WORK ORDER:
Copy only this range: the line with "Year 2: 2,898 machine-hours" through the final line of the material, inclusive at both ends.

DATA FOR THE TASK:

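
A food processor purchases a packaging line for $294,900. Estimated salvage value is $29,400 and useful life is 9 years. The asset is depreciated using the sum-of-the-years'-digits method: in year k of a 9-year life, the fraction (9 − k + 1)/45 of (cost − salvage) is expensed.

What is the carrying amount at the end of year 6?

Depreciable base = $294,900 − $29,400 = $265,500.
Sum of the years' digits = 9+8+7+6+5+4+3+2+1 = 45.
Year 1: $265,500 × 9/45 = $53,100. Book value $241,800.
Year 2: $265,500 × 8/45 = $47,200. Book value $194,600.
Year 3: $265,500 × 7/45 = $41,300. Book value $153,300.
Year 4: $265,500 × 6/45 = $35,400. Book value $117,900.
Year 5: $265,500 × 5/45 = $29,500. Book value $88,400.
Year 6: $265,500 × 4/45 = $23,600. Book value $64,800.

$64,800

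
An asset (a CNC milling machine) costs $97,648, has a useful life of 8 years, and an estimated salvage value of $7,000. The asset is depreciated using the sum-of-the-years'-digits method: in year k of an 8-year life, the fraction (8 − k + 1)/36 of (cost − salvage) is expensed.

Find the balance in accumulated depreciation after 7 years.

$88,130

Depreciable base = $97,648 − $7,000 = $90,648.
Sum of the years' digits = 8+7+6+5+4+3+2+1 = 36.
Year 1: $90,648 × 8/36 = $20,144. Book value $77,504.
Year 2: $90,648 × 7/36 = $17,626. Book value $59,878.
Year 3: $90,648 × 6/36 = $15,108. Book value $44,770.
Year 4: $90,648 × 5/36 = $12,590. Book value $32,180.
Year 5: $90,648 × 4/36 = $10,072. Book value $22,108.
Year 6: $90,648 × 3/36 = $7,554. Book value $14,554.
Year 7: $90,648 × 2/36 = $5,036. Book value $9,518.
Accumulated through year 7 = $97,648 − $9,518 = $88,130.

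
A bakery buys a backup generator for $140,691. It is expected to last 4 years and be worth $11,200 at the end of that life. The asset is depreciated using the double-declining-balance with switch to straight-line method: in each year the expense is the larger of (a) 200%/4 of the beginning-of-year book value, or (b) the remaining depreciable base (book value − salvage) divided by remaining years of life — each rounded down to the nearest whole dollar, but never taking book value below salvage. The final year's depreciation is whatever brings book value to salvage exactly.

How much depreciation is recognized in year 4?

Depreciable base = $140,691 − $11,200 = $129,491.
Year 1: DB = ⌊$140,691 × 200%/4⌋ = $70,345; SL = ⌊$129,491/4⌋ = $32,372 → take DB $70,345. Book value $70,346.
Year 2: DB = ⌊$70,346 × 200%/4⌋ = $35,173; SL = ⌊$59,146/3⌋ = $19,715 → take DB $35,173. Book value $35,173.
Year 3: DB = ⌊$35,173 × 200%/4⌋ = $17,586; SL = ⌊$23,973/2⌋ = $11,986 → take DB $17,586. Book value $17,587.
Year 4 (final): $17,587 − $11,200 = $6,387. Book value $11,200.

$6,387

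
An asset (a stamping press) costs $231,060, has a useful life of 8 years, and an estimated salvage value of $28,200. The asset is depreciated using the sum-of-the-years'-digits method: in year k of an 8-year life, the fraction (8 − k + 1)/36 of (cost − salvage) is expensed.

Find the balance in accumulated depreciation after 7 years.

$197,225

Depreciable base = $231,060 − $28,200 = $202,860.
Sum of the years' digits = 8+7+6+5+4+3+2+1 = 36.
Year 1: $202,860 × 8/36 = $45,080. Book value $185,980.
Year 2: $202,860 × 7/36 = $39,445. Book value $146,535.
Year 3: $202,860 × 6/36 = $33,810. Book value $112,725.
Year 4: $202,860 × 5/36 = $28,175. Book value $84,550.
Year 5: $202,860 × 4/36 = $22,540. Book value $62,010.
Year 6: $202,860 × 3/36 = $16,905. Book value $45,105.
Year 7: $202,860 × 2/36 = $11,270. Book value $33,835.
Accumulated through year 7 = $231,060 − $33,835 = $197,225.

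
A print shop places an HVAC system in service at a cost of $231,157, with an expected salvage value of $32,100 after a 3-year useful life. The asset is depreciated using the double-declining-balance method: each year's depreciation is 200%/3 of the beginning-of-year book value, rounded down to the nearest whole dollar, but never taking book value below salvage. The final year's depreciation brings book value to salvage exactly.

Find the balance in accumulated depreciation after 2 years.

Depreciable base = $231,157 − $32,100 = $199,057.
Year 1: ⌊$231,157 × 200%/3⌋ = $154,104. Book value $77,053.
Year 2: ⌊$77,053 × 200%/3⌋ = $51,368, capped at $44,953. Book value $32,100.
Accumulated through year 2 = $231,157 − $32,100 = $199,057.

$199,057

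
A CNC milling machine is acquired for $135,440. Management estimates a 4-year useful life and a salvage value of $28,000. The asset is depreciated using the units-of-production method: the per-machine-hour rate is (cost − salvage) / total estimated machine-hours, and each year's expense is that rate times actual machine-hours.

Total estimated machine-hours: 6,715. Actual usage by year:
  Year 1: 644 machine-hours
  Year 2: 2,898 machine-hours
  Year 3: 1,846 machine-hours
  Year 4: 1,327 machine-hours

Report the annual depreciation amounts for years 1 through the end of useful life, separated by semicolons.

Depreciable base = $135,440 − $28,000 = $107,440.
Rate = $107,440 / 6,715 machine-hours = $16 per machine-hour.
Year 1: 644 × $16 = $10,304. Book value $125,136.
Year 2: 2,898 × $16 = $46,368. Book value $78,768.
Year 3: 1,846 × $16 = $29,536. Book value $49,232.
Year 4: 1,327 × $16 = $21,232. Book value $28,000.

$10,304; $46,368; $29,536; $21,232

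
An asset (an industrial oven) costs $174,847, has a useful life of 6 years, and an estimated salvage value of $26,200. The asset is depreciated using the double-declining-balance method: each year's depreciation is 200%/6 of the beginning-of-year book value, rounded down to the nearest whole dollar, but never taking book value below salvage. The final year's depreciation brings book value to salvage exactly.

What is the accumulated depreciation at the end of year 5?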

TASK RESPONSE:
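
  Year 2: 2,898 machine-hours
  Year 3: 1,846 machine-hours
  Year 4: 1,327 machine-hours

Report the annual depreciation amounts for years 1 through the end of useful life, separated by semicolons.

Depreciable base = $135,440 − $28,000 = $107,440.
Rate = $107,440 / 6,715 machine-hours = $16 per machine-hour.
Year 1: 644 × $16 = $10,304. Book value $125,136.
Year 2: 2,898 × $16 = $46,368. Book value $78,768.
Year 3: 1,846 × $16 = $29,536. Book value $49,232.
Year 4: 1,327 × $16 = $21,232. Book value $28,000.

$10,304; $46,368; $29,536; $21,232

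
An asset (an industrial oven) costs $174,847, has a useful life of 6 years, and an estimated salvage value of $26,200. The asset is depreciated using the double-declining-balance method: each year's depreciation is 200%/6 of the beginning-of-year book value, rounded down to the nearest whole dollar, but never taking book value below salvage. The final year's depreciation brings book value to salvage exactly.

What is the accumulated depreciation at the end of year 5?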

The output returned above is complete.